== Data provided
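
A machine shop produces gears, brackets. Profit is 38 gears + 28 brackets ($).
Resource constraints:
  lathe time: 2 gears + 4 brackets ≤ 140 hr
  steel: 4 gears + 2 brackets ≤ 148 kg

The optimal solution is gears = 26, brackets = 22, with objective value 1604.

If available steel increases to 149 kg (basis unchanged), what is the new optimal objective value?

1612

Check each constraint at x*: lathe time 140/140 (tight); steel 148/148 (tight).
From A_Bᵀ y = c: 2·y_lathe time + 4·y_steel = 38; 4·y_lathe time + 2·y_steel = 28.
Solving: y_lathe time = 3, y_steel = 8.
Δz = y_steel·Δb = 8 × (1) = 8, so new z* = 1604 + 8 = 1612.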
====
### Your assignment
The full set of records is to be written out once more, word for word.

### Response area
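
A machine shop produces gears, brackets. Profit is 38 gears + 28 brackets ($).
Resource constraints:
  lathe time: 2 gears + 4 brackets ≤ 140 hr
  steel: 4 gears + 2 brackets ≤ 148 kg

The optimal solution is gears = 26, brackets = 22, with objective value 1604.

If available steel increases to 149 kg (basis unchanged), what is the new optimal objective value?

1612

Check each constraint at x*: lathe time 140/140 (tight); steel 148/148 (tight).
From A_Bᵀ y = c: 2·y_lathe time + 4·y_steel = 38; 4·y_lathe time + 2·y_steel = 28.
Solving: y_lathe time = 3, y_steel = 8.
Δz = y_steel·Δb = 8 × (1) = 8, so new z* = 1604 + 8 = 1612.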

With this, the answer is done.